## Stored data

== Segment start ==

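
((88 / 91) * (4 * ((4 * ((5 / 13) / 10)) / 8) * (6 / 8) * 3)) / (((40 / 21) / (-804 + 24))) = -891 / 13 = -68.54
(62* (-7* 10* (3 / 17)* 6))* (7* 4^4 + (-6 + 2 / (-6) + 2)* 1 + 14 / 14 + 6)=-140199360 / 17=-8247021.18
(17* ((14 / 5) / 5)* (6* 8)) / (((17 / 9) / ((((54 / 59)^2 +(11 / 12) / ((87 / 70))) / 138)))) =160290872 / 58045675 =2.76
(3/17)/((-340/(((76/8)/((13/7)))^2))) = -53067/3907280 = -0.01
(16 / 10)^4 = 4096 / 625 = 6.55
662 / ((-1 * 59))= -11.22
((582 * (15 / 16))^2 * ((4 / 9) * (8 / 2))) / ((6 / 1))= 705675 / 8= 88209.38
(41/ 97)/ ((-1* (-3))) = 41/ 291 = 0.14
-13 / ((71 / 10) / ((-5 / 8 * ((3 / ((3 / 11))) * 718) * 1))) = 1283425 / 142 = 9038.20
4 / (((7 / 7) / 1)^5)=4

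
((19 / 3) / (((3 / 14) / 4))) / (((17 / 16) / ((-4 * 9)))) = -68096 / 17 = -4005.65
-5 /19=-0.26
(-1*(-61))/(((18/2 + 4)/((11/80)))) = 671/1040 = 0.65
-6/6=-1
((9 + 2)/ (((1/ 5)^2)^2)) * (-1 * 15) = -103125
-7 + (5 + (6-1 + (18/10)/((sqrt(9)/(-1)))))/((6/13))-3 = 311/30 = 10.37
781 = 781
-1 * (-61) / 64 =0.95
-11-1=-12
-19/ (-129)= 19/ 129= 0.15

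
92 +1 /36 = 3313 /36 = 92.03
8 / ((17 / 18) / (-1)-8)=-144 / 161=-0.89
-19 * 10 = -190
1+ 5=6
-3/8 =-0.38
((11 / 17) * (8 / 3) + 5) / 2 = 343 / 102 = 3.36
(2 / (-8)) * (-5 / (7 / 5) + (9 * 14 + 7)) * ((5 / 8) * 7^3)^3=-326431856625 / 1024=-318781109.99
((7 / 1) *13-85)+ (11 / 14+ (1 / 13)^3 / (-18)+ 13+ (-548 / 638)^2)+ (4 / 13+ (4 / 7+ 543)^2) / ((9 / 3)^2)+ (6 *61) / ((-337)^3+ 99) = 2951425991289080252929 / 89844045957705039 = 32850.55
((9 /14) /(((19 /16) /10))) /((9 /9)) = 720 /133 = 5.41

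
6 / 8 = 3 / 4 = 0.75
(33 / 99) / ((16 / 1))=1 / 48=0.02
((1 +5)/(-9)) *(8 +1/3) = -50/9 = -5.56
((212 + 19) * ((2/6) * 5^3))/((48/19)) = 182875/48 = 3809.90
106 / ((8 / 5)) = 265 / 4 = 66.25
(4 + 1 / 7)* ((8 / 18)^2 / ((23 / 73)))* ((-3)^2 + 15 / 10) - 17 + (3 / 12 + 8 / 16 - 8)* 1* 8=-29639 / 621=-47.73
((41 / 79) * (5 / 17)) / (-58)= -205 / 77894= -0.00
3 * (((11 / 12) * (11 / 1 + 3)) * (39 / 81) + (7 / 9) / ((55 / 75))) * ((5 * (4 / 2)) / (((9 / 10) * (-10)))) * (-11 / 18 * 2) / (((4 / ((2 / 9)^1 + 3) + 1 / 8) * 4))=3741290 / 693279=5.40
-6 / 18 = -1 / 3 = -0.33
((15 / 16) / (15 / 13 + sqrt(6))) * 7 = -6825 / 4208 + 5915 * sqrt(6) / 4208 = 1.82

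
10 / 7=1.43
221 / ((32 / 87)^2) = 1672749 / 1024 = 1633.54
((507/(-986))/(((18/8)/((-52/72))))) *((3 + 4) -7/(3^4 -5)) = 384475/337212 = 1.14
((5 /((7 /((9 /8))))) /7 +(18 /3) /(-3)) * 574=-30299 /28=-1082.11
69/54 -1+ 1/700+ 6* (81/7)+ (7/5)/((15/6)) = 63241/900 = 70.27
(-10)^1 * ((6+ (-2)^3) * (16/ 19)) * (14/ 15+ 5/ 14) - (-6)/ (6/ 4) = 10268/ 399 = 25.73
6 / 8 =3 / 4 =0.75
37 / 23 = 1.61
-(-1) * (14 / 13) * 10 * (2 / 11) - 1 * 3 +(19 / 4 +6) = 5553 / 572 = 9.71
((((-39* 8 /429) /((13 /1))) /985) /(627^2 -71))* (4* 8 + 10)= -168 /27682092295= -0.00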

== Segment end ==

Whenever a line above has the word "sqrt" in it, copy that line.

## Reply to the exercise
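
-7 + (5 + (6-1 + (18/10)/((sqrt(9)/(-1)))))/((6/13))-3 = 311/30 = 10.37
((15 / 16) / (15 / 13 + sqrt(6))) * 7 = -6825 / 4208 + 5915 * sqrt(6) / 4208 = 1.82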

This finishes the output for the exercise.